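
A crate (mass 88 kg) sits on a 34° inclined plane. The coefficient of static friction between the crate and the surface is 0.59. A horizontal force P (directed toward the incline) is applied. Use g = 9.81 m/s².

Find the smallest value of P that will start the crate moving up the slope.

P ≈ 1810 N

At impending motion up the slope, friction acts down-slope at its limit: f = μ_s N.
Perpendicular to the incline: N = m g cos θ + P sin θ.
Along the incline: P cos θ = m g sin θ + μ_s N = m g sin θ + μ_s (m g cos θ + P sin θ).
Solving, P (cos θ − μ_s sin θ) = m g (sin θ + μ_s cos θ), so P = 88×9.81×(sin 34° + 0.59 cos 34°)/(cos 34° − 0.59 sin 34°) = 863×1.048/0.4991 = 1810 N.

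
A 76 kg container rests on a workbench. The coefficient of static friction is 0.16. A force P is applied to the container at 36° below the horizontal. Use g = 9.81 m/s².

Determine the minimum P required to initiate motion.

N = m g + P sin α (the push presses the container into the workbench).
At impending slip, P cos α = μ_s N = μ_s (m g + P sin α).
Solving: P (cos α − μ_s sin α) = μ_s m g → P = 0.16×746/(cos 36° − 0.16 sin 36°) = 119/0.715 = 167 N.

P ≈ 167 N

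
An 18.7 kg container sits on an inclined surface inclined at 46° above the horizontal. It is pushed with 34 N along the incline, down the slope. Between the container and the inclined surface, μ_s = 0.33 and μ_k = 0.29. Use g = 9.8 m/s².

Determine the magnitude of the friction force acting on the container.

f ≈ 36.9 N (up the incline)

Normal force: N = m g cos θ = 18.7 × 9.8 × cos 46° = 127.3 N.
The friction needed for equilibrium is m g sin θ + P = 131.8 + 34 = 165.8 N, measured positive up-slope.
Maximum static friction available: μ_s N = 0.33 × 127.3 = 42.01 N.
Since |165.8| > 42.01 N, static friction cannot hold it; the container slides down the incline and kinetic friction applies: f = μ_k N = 0.29 × 127.3 = 36.9 N.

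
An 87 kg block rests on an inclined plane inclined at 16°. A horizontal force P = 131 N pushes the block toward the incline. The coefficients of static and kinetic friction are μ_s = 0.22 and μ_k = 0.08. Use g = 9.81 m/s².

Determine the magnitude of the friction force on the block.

f ≈ 109 N (up the incline)

The horizontal push has a component P sin θ into the surface, so N = m g cos θ + P sin θ = 820.4 + 36.11 = 856.5 N.
Parallel to the incline: P cos θ − m g sin θ = 125.9 − 235.2 = -109.3 N; the friction needed to balance this is 109.3 N acting up the slope.
Maximum static friction: μ_s N = 0.22 × 856.5 = 188.4 N.
Since 109.3 N is within the 188.4 N limit, the block stays put and friction is exactly 109 N.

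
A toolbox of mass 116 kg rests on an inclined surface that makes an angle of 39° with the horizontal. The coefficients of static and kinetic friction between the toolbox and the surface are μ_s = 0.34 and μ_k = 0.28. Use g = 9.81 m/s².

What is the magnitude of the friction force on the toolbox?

Perpendicular to the surface, N = m g cos θ = 116·9.81·cos 39° = 884.4 N.
Along the slope the weight component is m g sin θ = 716.1 N; friction must supply exactly this, acting up-slope.
Static friction can supply at most μ_s N = 300.7 N.
Since |716.1| > 300.7 N, static friction cannot hold it; the toolbox slides down the incline and kinetic friction applies: f = μ_k N = 0.28 × 884.4 = 248 N.

f ≈ 248 N (up the incline)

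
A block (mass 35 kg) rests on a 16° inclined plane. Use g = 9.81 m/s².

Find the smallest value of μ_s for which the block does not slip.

μ_s,min ≈ 0.287

At the slip threshold m g sin θ = μ_s m g cos θ, so μ_s,min = tan θ.
μ_s,min = tan 16° = 0.287.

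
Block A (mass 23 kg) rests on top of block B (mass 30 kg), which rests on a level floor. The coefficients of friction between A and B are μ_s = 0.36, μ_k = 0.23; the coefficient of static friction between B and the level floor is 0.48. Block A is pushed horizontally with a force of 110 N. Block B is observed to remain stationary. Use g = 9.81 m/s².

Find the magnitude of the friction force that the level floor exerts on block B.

Normal force at the A–B interface: N₁ = m_A g = 225.6 N.
So the A–B interface can sustain at most μ_s N₁ = 81.23 N of static friction.
P = 110 N exceeds that limit, so A slips over B and the interface friction becomes kinetic: f₁ = μ_k N₁ = 0.23×225.6 = 51.9 N.
B experiences an equal 51.9 N forward from A (third law). B is in equilibrium, so the floor supplies f₂ = 51.9 N of static friction (limit μ_s(m_A+m_B)g = 249.6 N, not exceeded).

f ≈ 51.9 N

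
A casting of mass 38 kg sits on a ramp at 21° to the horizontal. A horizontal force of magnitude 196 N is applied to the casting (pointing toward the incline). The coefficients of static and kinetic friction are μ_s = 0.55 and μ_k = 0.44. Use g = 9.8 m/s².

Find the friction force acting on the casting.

The horizontal push has a component P sin θ into the surface, so N = m g cos θ + P sin θ = 347.7 + 70.24 = 417.9 N.
Parallel to the incline: P cos θ − m g sin θ = 183 − 133.5 = 49.53 N; the friction needed to balance this is 49.53 N acting down the slope.
Maximum static friction: μ_s N = 0.55 × 417.9 = 229.8 N.
Since 49.53 N is within the 229.8 N limit, the casting stays put and friction is exactly 49.5 N.

f ≈ 49.5 N (down the incline)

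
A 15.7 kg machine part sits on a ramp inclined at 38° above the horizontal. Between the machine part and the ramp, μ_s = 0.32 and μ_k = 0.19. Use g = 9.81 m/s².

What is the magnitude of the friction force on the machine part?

Normal force: N = m g cos θ = 15.7 × 9.81 × cos 38° = 121.4 N.
Along the slope the weight component is m g sin θ = 94.82 N; friction must supply exactly this, acting up-slope.
The static-friction ceiling is μ_s N = 0.32 × 121.4 = 38.84 N.
Since |94.82| > 38.84 N, static friction cannot hold it; the machine part slides down the incline and kinetic friction applies: f = μ_k N = 0.19 × 121.4 = 23.1 N.

f ≈ 23.1 N (up the incline)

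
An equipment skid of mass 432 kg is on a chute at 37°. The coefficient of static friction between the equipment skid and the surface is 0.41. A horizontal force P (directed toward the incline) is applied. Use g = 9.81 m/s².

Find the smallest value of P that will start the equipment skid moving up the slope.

At impending motion up the slope, friction acts down-slope at its limit: f = μ_s N.
Perpendicular to the incline: N = m g cos θ + P sin θ.
Along the incline: P cos θ = m g sin θ + μ_s N = m g sin θ + μ_s (m g cos θ + P sin θ).
Solving, P (cos θ − μ_s sin θ) = m g (sin θ + μ_s cos θ), so P = 432×9.81×(sin 37° + 0.41 cos 37°)/(cos 37° − 0.41 sin 37°) = 4240×0.9293/0.5519 = 7140 N.

P ≈ 7140 N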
***
Activity:
The expected response is every record, reproduced word for word.

Response:
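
A crate (mass 88 kg) sits on a 34° inclined plane. The coefficient of static friction between the crate and the surface is 0.59. A horizontal force P (directed toward the incline) is applied. Use g = 9.81 m/s².

Find the smallest value of P that will start the crate moving up the slope.

P ≈ 1810 N

At impending motion up the slope, friction acts down-slope at its limit: f = μ_s N.
Perpendicular to the incline: N = m g cos θ + P sin θ.
Along the incline: P cos θ = m g sin θ + μ_s N = m g sin θ + μ_s (m g cos θ + P sin θ).
Solving, P (cos θ − μ_s sin θ) = m g (sin θ + μ_s cos θ), so P = 88×9.81×(sin 34° + 0.59 cos 34°)/(cos 34° − 0.59 sin 34°) = 863×1.048/0.4991 = 1810 N.

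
A 76 kg container rests on a workbench. The coefficient of static friction is 0.16. A force P is applied to the container at 36° below the horizontal. Use g = 9.81 m/s².

Determine the minimum P required to initiate motion.

N = m g + P sin α (the push presses the container into the workbench).
At impending slip, P cos α = μ_s N = μ_s (m g + P sin α).
Solving: P (cos α − μ_s sin α) = μ_s m g → P = 0.16×746/(cos 36° − 0.16 sin 36°) = 119/0.715 = 167 N.

P ≈ 167 N

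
An 18.7 kg container sits on an inclined surface inclined at 46° above the horizontal. It is pushed with 34 N along the incline, down the slope. Between the container and the inclined surface, μ_s = 0.33 and μ_k = 0.29. Use g = 9.8 m/s².

Determine the magnitude of the friction force acting on the container.

f ≈ 36.9 N (up the incline)

Normal force: N = m g cos θ = 18.7 × 9.8 × cos 46° = 127.3 N.
The friction needed for equilibrium is m g sin θ + P = 131.8 + 34 = 165.8 N, measured positive up-slope.
Maximum static friction available: μ_s N = 0.33 × 127.3 = 42.01 N.
Since |165.8| > 42.01 N, static friction cannot hold it; the container slides down the incline and kinetic friction applies: f = μ_k N = 0.29 × 127.3 = 36.9 N.

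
An 87 kg block rests on an inclined plane inclined at 16°. A horizontal force P = 131 N pushes the block toward the incline. The coefficients of static and kinetic friction are μ_s = 0.22 and μ_k = 0.08. Use g = 9.81 m/s².

Determine the magnitude of the friction force on the block.

f ≈ 109 N (up the incline)

The horizontal push has a component P sin θ into the surface, so N = m g cos θ + P sin θ = 820.4 + 36.11 = 856.5 N.
Parallel to the incline: P cos θ − m g sin θ = 125.9 − 235.2 = -109.3 N; the friction needed to balance this is 109.3 N acting up the slope.
Maximum static friction: μ_s N = 0.22 × 856.5 = 188.4 N.
Since 109.3 N is within the 188.4 N limit, the block stays put and friction is exactly 109 N.

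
A toolbox of mass 116 kg rests on an inclined surface that makes an angle of 39° with the horizontal. The coefficients of static and kinetic friction between the toolbox and the surface are μ_s = 0.34 and μ_k = 0.28. Use g = 9.81 m/s².

What is the magnitude of the friction force on the toolbox?

Perpendicular to the surface, N = m g cos θ = 116·9.81·cos 39° = 884.4 N.
Along the slope the weight component is m g sin θ = 716.1 N; friction must supply exactly this, acting up-slope.
Static friction can supply at most μ_s N = 300.7 N.
Since |716.1| > 300.7 N, static friction cannot hold it; the toolbox slides down the incline and kinetic friction applies: f = μ_k N = 0.28 × 884.4 = 248 N.

f ≈ 248 N (up the incline)

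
A block (mass 35 kg) rests on a 16° inclined plane. Use g = 9.81 m/s².

Find the smallest value of μ_s for which the block does not slip.

μ_s,min ≈ 0.287

At the slip threshold m g sin θ = μ_s m g cos θ, so μ_s,min = tan θ.
μ_s,min = tan 16° = 0.287.

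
Block A (mass 23 kg) rests on top of block B (mass 30 kg), which rests on a level floor. The coefficients of friction between A and B are μ_s = 0.36, μ_k = 0.23; the coefficient of static friction between B and the level floor is 0.48. Block A is pushed horizontally with a force of 110 N. Block B is observed to remain stationary. Use g = 9.81 m/s².

Find the magnitude of the friction force that the level floor exerts on block B.

Normal force at the A–B interface: N₁ = m_A g = 225.6 N.
So the A–B interface can sustain at most μ_s N₁ = 81.23 N of static friction.
P = 110 N exceeds that limit, so A slips over B and the interface friction becomes kinetic: f₁ = μ_k N₁ = 0.23×225.6 = 51.9 N.
B experiences an equal 51.9 N forward from A (third law). B is in equilibrium, so the floor supplies f₂ = 51.9 N of static friction (limit μ_s(m_A+m_B)g = 249.6 N, not exceeded).

f ≈ 51.9 N

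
A casting of mass 38 kg sits on a ramp at 21° to the horizontal. A horizontal force of magnitude 196 N is applied to the casting (pointing toward the incline). The coefficients of static and kinetic friction are μ_s = 0.55 and μ_k = 0.44. Use g = 9.8 m/s².

Find the friction force acting on the casting.

The horizontal push has a component P sin θ into the surface, so N = m g cos θ + P sin θ = 347.7 + 70.24 = 417.9 N.
Parallel to the incline: P cos θ − m g sin θ = 183 − 133.5 = 49.53 N; the friction needed to balance this is 49.53 N acting down the slope.
Maximum static friction: μ_s N = 0.55 × 417.9 = 229.8 N.
Since 49.53 N is within the 229.8 N limit, the casting stays put and friction is exactly 49.5 N.

f ≈ 49.5 N (down the incline)

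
A 15.7 kg machine part sits on a ramp inclined at 38° above the horizontal. Between the machine part and the ramp, μ_s = 0.32 and μ_k = 0.19. Use g = 9.81 m/s².

What is the magnitude of the friction force on the machine part?

Normal force: N = m g cos θ = 15.7 × 9.81 × cos 38° = 121.4 N.
Along the slope the weight component is m g sin θ = 94.82 N; friction must supply exactly this, acting up-slope.
The static-friction ceiling is μ_s N = 0.32 × 121.4 = 38.84 N.
Since |94.82| > 38.84 N, static friction cannot hold it; the machine part slides down the incline and kinetic friction applies: f = μ_k N = 0.19 × 121.4 = 23.1 N.

f ≈ 23.1 N (up the incline)

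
An equipment skid of mass 432 kg is on a chute at 37°. The coefficient of static friction between the equipment skid and the surface is 0.41. A horizontal force P (directed toward the incline) is applied. Use g = 9.81 m/s².

Find the smallest value of P that will start the equipment skid moving up the slope.

At impending motion up the slope, friction acts down-slope at its limit: f = μ_s N.
Perpendicular to the incline: N = m g cos θ + P sin θ.
Along the incline: P cos θ = m g sin θ + μ_s N = m g sin θ + μ_s (m g cos θ + P sin θ).
Solving, P (cos θ − μ_s sin θ) = m g (sin θ + μ_s cos θ), so P = 432×9.81×(sin 37° + 0.41 cos 37°)/(cos 37° − 0.41 sin 37°) = 4240×0.9293/0.5519 = 7140 N.

P ≈ 7140 N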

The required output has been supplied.